### What you should do
Print, from the listing below, the lines starting at the line containing "A national statistics" and ending at the line containing "coffee: P(Year 1)=14.17, Q(Year", exactly as they stand, and print nothing else.

### Data

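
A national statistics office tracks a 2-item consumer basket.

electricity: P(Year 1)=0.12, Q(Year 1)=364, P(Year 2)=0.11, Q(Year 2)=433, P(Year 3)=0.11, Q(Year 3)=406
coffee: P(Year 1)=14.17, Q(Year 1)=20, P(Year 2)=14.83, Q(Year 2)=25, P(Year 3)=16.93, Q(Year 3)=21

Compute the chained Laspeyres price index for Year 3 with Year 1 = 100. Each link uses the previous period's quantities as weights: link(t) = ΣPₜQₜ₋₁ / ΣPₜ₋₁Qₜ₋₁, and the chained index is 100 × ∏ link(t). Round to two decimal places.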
* * *
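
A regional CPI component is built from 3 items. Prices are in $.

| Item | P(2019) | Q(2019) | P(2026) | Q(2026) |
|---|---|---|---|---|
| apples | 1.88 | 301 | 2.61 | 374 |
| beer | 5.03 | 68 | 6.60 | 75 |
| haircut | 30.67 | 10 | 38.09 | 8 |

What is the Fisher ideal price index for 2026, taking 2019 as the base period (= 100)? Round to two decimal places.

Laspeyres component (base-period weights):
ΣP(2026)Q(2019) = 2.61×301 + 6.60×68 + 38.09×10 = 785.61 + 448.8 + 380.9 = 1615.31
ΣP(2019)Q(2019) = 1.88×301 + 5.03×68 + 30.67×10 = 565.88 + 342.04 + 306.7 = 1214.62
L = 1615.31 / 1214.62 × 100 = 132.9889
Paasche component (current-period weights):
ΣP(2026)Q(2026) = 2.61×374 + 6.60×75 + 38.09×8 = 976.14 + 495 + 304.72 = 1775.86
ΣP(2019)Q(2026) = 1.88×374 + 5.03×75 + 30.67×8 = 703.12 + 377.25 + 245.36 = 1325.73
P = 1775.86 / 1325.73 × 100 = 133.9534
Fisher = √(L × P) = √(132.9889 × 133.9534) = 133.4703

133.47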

### Exercise response
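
A national statistics office tracks a 2-item consumer basket.

electricity: P(Year 1)=0.12, Q(Year 1)=364, P(Year 2)=0.11, Q(Year 2)=433, P(Year 3)=0.11, Q(Year 3)=406
coffee: P(Year 1)=14.17, Q(Year 1)=20, P(Year 2)=14.83, Q(Year 2)=25, P(Year 3)=16.93, Q(Year 3)=21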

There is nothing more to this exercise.